--- Your goal ---
Each line of the records is to be copied verbatim.
*** Information provided ***
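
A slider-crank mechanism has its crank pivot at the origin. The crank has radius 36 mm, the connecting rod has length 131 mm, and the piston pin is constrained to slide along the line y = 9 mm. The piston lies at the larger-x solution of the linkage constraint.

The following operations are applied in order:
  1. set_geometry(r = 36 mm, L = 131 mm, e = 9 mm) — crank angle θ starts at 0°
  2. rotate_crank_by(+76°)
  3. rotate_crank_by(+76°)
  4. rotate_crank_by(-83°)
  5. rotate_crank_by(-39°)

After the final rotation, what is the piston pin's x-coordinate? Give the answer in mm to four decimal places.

161.8674

set_geometry: r = 36 mm, L = 131 mm, e = 9 mm; θ ← 0°
rotate_crank_by(+76°): θ ← 0° +76° = 76°
rotate_crank_by(+76°): θ ← 76° +76° = 152°
rotate_crank_by(-83°): θ ← 152° -83° = 69°
rotate_crank_by(-39°): θ ← 69° -39° = 30°
crank pin P = (r cos θ, r sin θ) = (31.176915, 18.000000)
h = r sin θ − e = 18.000000 − 9 = 9.000000
x = r cos θ + √(L² − h²) = 31.176915 + √(17161.0 − 81.0000) = 31.176915 + 130.690474 = 161.867389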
*** End of Information provided ***
--- Solution to the exercise ---
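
A slider-crank mechanism has its crank pivot at the origin. The crank has radius 36 mm, the connecting rod has length 131 mm, and the piston pin is constrained to slide along the line y = 9 mm. The piston lies at the larger-x solution of the linkage constraint.

The following operations are applied in order:
  1. set_geometry(r = 36 mm, L = 131 mm, e = 9 mm) — crank angle θ starts at 0°
  2. rotate_crank_by(+76°)
  3. rotate_crank_by(+76°)
  4. rotate_crank_by(-83°)
  5. rotate_crank_by(-39°)

After the final rotation, what is the piston pin's x-coordinate? Give the answer in mm to four decimal places.

161.8674

set_geometry: r = 36 mm, L = 131 mm, e = 9 mm; θ ← 0°
rotate_crank_by(+76°): θ ← 0° +76° = 76°
rotate_crank_by(+76°): θ ← 76° +76° = 152°
rotate_crank_by(-83°): θ ← 152° -83° = 69°
rotate_crank_by(-39°): θ ← 69° -39° = 30°
crank pin P = (r cos θ, r sin θ) = (31.176915, 18.000000)
h = r sin θ − e = 18.000000 − 9 = 9.000000
x = r cos θ + √(L² − h²) = 31.176915 + √(17161.0 − 81.0000) = 31.176915 + 130.690474 = 161.867389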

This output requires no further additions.